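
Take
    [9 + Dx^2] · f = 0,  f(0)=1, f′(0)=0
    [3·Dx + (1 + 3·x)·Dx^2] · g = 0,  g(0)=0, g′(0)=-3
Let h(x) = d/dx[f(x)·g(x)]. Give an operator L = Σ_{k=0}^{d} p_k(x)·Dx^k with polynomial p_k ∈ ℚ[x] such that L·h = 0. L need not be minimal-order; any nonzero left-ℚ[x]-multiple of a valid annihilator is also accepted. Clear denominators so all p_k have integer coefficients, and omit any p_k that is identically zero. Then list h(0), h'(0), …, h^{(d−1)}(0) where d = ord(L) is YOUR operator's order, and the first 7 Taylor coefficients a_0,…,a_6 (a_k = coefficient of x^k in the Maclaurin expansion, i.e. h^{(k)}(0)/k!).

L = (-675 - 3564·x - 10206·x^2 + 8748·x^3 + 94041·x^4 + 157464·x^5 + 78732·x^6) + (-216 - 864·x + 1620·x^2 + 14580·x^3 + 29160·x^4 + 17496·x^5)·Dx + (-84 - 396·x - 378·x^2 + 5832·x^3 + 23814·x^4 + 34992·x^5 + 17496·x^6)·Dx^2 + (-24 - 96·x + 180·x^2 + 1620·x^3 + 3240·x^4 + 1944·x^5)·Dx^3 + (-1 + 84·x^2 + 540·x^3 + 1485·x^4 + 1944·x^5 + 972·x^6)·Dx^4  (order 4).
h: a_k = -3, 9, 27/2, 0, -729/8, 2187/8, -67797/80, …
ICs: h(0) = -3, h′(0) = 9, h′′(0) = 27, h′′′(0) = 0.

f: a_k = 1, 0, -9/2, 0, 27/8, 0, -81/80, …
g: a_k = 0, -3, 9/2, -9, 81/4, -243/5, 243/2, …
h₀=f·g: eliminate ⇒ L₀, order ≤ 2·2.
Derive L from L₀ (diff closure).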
...
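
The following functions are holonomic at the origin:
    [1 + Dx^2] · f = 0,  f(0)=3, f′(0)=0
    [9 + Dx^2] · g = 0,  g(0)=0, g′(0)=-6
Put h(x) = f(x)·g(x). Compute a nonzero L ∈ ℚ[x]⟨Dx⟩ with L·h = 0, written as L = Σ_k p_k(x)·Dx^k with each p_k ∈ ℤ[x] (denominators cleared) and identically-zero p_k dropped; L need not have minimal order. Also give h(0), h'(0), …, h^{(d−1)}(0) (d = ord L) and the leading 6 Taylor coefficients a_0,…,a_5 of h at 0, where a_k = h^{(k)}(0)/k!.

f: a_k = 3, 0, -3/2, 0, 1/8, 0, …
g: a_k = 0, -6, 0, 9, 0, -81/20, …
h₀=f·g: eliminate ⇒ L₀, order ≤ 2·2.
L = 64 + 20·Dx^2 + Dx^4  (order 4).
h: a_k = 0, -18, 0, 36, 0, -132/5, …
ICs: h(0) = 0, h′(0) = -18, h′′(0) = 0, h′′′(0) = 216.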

TASK PROMPT:
With the first line being the one containing "The following functions" and the last line the one containing "[9 + Dx^2] · g", transcribe exactly the lines above that fall in that range.

TASK OUTPUT:
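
The following functions are holonomic at the origin:
    [1 + Dx^2] · f = 0,  f(0)=3, f′(0)=0
    [9 + Dx^2] · g = 0,  g(0)=0, g′(0)=-6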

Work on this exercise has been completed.